- **Your task**: Begin with the line that has "Distance(N, Z) = 28.71". Give it and every line after it again, exactly, through the end of the entries below.

- **The input**:
[Start of Attachment]

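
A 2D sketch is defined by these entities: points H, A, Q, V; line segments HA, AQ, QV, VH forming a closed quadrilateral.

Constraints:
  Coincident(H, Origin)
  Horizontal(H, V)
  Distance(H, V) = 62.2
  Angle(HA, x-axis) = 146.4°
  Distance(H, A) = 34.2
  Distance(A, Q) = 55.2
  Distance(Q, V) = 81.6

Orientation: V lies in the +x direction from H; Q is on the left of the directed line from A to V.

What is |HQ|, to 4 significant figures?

61.15

Checks: |AQ| = 55.20 ✓; |QV| = 81.60 ✓.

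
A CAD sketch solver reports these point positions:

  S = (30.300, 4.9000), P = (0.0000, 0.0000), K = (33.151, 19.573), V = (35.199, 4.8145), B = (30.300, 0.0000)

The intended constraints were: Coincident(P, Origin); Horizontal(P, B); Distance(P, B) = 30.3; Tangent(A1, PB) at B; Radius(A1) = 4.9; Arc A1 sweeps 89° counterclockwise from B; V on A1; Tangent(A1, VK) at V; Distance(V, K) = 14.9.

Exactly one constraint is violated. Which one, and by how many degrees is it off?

Tangent(A1, VK) at V — off by 8.90°.

P = (0.00, 0.00) ✓; P.y = 0.00, B.y = 0.00 ✓; |PB| = 30.30 ✓; ∠(SB, BP) = 90.00° ✓; |SB| = 4.900 ✓; bearing(S→V) − bearing(S→B) = 89.00° ✓; |SV| = 4.900 ✓; ∠(SV, VK) = 81.10° ✗; |VK| = 14.90 ✓.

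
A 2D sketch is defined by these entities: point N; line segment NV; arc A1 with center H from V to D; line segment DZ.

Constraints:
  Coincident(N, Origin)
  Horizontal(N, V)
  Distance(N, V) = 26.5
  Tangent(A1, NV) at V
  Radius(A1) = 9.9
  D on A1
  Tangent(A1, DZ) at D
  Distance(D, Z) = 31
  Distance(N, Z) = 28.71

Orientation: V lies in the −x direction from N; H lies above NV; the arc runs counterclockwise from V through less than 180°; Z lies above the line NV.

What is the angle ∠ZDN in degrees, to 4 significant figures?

65.00°

N is at the origin; NV is horizontal with |NV| = 26.5 and V on the −x side, so V = (-26.50, 0.000). Tangency of A1 to NV means the radius HV is perpendicular to NV, so H = V + (0, 9.9) = (-26.50, 9.900). Since HD ⟂ DZ (tangency), |HZ| = √(9.9² + 31.0²) = 32.54 regardless of where D sits on A1. So Z lies on both circle(N, 28.71) and circle(H, 32.54); the above-NV intersection is Z = (0.05553, 28.71). D is the foot of the tangent from Z: D = (-18.59, 3.945).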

[End of Attachment]

- **Result of the task**:
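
  Distance(N, Z) = 28.71

Orientation: V lies in the −x direction from N; H lies above NV; the arc runs counterclockwise from V through less than 180°; Z lies above the line NV.

What is the angle ∠ZDN in degrees, to 4 significant figures?

65.00°

N is at the origin; NV is horizontal with |NV| = 26.5 and V on the −x side, so V = (-26.50, 0.000). Tangency of A1 to NV means the radius HV is perpendicular to NV, so H = V + (0, 9.9) = (-26.50, 9.900). Since HD ⟂ DZ (tangency), |HZ| = √(9.9² + 31.0²) = 32.54 regardless of where D sits on A1. So Z lies on both circle(N, 28.71) and circle(H, 32.54); the above-NV intersection is Z = (0.05553, 28.71). D is the foot of the tangent from Z: D = (-18.59, 3.945).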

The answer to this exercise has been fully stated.